# [Problem to work on]
Could you copy every record below exactly as it stands?

# [Data shown]
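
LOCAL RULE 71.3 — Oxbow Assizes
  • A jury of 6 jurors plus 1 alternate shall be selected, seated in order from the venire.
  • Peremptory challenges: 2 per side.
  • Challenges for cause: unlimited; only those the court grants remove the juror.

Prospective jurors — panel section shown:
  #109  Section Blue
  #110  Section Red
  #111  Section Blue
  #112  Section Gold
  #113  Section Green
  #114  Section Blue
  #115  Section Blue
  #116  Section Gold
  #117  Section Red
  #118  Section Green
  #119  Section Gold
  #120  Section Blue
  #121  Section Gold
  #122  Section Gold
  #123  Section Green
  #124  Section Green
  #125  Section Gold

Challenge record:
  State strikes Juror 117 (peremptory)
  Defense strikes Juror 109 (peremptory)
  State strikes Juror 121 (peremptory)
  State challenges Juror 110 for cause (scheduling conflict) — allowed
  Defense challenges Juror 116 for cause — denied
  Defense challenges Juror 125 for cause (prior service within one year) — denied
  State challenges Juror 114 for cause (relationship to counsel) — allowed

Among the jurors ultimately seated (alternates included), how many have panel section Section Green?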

# [Answer to the problem]
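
LOCAL RULE 71.3 — Oxbow Assizes
  • A jury of 6 jurors plus 1 alternate shall be selected, seated in order from the venire.
  • Peremptory challenges: 2 per side.
  • Challenges for cause: unlimited; only those the court grants remove the juror.

Prospective jurors — panel section shown:
  #109  Section Blue
  #110  Section Red
  #111  Section Blue
  #112  Section Gold
  #113  Section Green
  #114  Section Blue
  #115  Section Blue
  #116  Section Gold
  #117  Section Red
  #118  Section Green
  #119  Section Gold
  #120  Section Blue
  #121  Section Gold
  #122  Section Gold
  #123  Section Green
  #124  Section Green
  #125  Section Gold

Challenge record:
  State strikes Juror 117 (peremptory)
  Defense strikes Juror 109 (peremptory)
  State strikes Juror 121 (peremptory)
  State challenges Juror 110 for cause (scheduling conflict) — allowed
  Defense challenges Juror 116 for cause — denied
  Defense challenges Juror 125 for cause (prior service within one year) — denied
  State challenges Juror 114 for cause (relationship to counsel) — allowed

Among the jurors ultimately seated (alternates included), how many have panel section Section Green?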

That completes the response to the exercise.